Brief:
Copy the entries that follow, exactly and completely.

Saved data entries
+++
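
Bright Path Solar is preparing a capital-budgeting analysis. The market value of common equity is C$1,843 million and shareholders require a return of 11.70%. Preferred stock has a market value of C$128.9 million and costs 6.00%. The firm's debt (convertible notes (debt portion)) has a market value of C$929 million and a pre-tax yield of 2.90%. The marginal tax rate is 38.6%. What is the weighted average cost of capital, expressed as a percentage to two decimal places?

Total capital V = 1843 + 128.9 + 929 = 2900.9.
Equity: weight = 1843/2900.9 = 0.6353; cost = 11.7%.
Preferred: weight = 128.9/2900.9 = 0.0444; cost = 6%.
Convertible notes (debt portion): weight = 929/2900.9 = 0.3202; after-tax cost = 2.9% × (1 − 38.6%) = 1.7806%.
WACC = 0.6353 × 11.7000% + 0.0444 × 6.0000% + 0.3202 × 1.7806% = 8.2701%.

8.27%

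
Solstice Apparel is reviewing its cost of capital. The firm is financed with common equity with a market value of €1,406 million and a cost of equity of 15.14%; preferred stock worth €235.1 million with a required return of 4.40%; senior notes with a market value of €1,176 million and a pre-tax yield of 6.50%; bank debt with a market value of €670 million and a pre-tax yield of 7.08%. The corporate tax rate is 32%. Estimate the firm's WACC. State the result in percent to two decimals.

Total capital V = 1406 + 235.1 + 1176 + 670 = 3487.1.
Equity: weight = 1406/3487.1 = 0.4032; cost = 15.14%.
Preferred: weight = 235.1/3487.1 = 0.0674; cost = 4.4%.
Senior notes: weight = 1176/3487.1 = 0.3372; after-tax cost = 6.5% × (1 − 32%) = 4.4200%.
Bank debt: weight = 670/3487.1 = 0.1921; after-tax cost = 7.08% × (1 − 32%) = 4.8144%.
WACC = 0.4032 × 15.1400% + 0.0674 × 4.4000% + 0.3372 × 4.4200% + 0.1921 × 4.8144% = 8.8167%.

8.82%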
+++
Solution for this exercise:
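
Bright Path Solar is preparing a capital-budgeting analysis. The market value of common equity is C$1,843 million and shareholders require a return of 11.70%. Preferred stock has a market value of C$128.9 million and costs 6.00%. The firm's debt (convertible notes (debt portion)) has a market value of C$929 million and a pre-tax yield of 2.90%. The marginal tax rate is 38.6%. What is the weighted average cost of capital, expressed as a percentage to two decimal places?

Total capital V = 1843 + 128.9 + 929 = 2900.9.
Equity: weight = 1843/2900.9 = 0.6353; cost = 11.7%.
Preferred: weight = 128.9/2900.9 = 0.0444; cost = 6%.
Convertible notes (debt portion): weight = 929/2900.9 = 0.3202; after-tax cost = 2.9% × (1 − 38.6%) = 1.7806%.
WACC = 0.6353 × 11.7000% + 0.0444 × 6.0000% + 0.3202 × 1.7806% = 8.2701%.

8.27%

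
Solstice Apparel is reviewing its cost of capital. The firm is financed with common equity with a market value of €1,406 million and a cost of equity of 15.14%; preferred stock worth €235.1 million with a required return of 4.40%; senior notes with a market value of €1,176 million and a pre-tax yield of 6.50%; bank debt with a market value of €670 million and a pre-tax yield of 7.08%. The corporate tax rate is 32%. Estimate the firm's WACC. State the result in percent to two decimals.

Total capital V = 1406 + 235.1 + 1176 + 670 = 3487.1.
Equity: weight = 1406/3487.1 = 0.4032; cost = 15.14%.
Preferred: weight = 235.1/3487.1 = 0.0674; cost = 4.4%.
Senior notes: weight = 1176/3487.1 = 0.3372; after-tax cost = 6.5% × (1 − 32%) = 4.4200%.
Bank debt: weight = 670/3487.1 = 0.1921; after-tax cost = 7.08% × (1 − 32%) = 4.8144%.
WACC = 0.4032 × 15.1400% + 0.0674 × 4.4000% + 0.3372 × 4.4200% + 0.1921 × 4.8144% = 8.8167%.

8.82%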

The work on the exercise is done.